Every line in the entries that holds "What" should be identified and copied.

····················

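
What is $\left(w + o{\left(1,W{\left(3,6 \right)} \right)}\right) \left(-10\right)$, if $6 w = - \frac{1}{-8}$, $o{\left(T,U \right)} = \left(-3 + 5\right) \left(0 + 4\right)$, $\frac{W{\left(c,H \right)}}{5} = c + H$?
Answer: $- \frac{1925}{24} \approx -80.208$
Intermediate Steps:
$W{\left(c,H \right)} = 5 H + 5 c$ ($W{\left(c,H \right)} = 5 \left(c + H\right) = 5 \left(H + c\right) = 5 H + 5 c$)
$o{\left(T,U \right)} = 8$ ($o{\left(T,U \right)} = 2 \cdot 4 = 8$)
$w = \frac{1}{48}$ ($w = \frac{\left(-1\right) \frac{1}{-8}}{6} = \frac{\left(-1\right) \left(- \frac{1}{8}\right)}{6} = \frac{1}{6} \cdot \frac{1}{8} = \frac{1}{48} \approx 0.020833$)
$\left(w + o{\left(1,W{\left(3,6 \right)} \right)}\right) \left(-10\right) = \left(\frac{1}{48} + 8\right) \left(-10\right) = \frac{385}{48} \left(-10\right) = - \frac{1925}{24}$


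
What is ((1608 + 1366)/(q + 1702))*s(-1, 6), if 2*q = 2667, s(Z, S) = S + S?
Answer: 71376/6071 ≈ 11.757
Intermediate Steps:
s(Z, S) = 2*S
q = 2667/2 (q = (½)*2667 = 2667/2 ≈ 1333.5)
((1608 + 1366)/(q + 1702))*s(-1, 6) = ((1608 + 1366)/(2667/2 + 1702))*(2*6) = (2974/(6071/2))*12 = (2974*(2/6071))*12 = (5948/6071)*12 = 71376/6071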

····················

• _Task result_:
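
What is $\left(w + o{\left(1,W{\left(3,6 \right)} \right)}\right) \left(-10\right)$, if $6 w = - \frac{1}{-8}$, $o{\left(T,U \right)} = \left(-3 + 5\right) \left(0 + 4\right)$, $\frac{W{\left(c,H \right)}}{5} = c + H$?
What is ((1608 + 1366)/(q + 1702))*s(-1, 6), if 2*q = 2667, s(Z, S) = S + S?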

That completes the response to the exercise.